- Stored items -
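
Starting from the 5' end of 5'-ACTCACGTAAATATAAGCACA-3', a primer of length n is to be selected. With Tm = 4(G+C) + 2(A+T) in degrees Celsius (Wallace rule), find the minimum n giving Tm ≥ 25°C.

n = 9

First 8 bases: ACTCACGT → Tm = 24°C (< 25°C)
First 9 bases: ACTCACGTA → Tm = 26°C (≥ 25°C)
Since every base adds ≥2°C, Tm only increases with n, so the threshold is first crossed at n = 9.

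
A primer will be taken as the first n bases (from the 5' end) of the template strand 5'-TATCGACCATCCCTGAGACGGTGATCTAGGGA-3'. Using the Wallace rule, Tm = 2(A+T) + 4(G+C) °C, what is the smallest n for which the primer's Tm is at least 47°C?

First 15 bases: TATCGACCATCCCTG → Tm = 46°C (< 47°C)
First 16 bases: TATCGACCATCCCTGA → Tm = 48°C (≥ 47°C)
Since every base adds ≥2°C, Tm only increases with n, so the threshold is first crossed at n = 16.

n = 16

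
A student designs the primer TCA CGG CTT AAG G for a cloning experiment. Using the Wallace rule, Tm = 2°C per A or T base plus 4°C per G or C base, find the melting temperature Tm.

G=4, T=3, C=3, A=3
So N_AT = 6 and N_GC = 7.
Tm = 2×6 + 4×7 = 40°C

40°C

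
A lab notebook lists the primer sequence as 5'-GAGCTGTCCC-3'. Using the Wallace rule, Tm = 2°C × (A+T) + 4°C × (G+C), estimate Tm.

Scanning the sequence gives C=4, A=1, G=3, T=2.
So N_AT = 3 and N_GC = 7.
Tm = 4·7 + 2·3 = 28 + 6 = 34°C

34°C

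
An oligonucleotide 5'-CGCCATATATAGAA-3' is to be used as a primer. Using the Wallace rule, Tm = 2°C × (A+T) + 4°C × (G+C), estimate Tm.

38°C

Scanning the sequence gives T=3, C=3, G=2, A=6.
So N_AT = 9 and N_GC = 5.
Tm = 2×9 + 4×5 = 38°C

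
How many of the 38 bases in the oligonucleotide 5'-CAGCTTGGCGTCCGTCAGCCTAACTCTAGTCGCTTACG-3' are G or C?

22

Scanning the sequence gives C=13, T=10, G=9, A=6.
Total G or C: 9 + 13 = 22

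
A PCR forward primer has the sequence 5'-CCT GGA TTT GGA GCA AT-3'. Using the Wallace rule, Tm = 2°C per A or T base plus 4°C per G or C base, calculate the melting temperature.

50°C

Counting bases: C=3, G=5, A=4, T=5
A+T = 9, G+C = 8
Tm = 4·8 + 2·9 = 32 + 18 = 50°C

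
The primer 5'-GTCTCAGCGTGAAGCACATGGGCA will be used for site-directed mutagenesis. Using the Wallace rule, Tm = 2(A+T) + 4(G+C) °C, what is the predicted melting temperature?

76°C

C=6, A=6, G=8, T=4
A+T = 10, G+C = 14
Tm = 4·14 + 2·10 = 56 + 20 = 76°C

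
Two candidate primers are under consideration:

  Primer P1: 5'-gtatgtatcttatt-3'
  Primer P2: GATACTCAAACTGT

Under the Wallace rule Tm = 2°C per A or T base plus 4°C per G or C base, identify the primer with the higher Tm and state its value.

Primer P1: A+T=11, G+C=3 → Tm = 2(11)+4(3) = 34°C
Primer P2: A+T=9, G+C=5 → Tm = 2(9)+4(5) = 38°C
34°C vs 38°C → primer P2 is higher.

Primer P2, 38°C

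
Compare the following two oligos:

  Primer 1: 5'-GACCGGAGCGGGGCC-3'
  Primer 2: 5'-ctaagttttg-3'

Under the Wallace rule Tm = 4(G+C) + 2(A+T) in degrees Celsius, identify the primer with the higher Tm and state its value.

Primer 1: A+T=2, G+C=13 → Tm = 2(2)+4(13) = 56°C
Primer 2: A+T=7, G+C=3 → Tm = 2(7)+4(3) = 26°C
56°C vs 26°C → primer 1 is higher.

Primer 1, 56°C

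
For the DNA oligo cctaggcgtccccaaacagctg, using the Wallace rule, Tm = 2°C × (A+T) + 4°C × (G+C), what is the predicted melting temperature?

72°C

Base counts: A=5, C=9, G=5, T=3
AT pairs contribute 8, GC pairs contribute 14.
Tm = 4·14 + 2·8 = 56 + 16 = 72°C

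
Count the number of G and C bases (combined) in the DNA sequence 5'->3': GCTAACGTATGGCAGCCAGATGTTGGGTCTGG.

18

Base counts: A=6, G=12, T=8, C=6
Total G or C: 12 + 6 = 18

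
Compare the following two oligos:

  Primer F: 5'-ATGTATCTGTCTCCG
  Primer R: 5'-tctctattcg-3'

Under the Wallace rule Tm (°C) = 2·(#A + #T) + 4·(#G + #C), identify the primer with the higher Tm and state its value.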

- Work item -
Your task is to retype the entries verbatim, starting with the line that holds "For the DNA" and stopping after the line that holds "Primer R: 5'-tctctattcg-3'".

- Task result -
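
For the DNA oligo cctaggcgtccccaaacagctg, using the Wallace rule, Tm = 2°C × (A+T) + 4°C × (G+C), what is the predicted melting temperature?

72°C

Base counts: A=5, C=9, G=5, T=3
AT pairs contribute 8, GC pairs contribute 14.
Tm = 4·14 + 2·8 = 56 + 16 = 72°C

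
Count the number of G and C bases (combined) in the DNA sequence 5'->3': GCTAACGTATGGCAGCCAGATGTTGGGTCTGG.

18

Base counts: A=6, G=12, T=8, C=6
Total G or C: 12 + 6 = 18

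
Compare the following two oligos:

  Primer F: 5'-ATGTATCTGTCTCCG
  Primer R: 5'-tctctattcg-3'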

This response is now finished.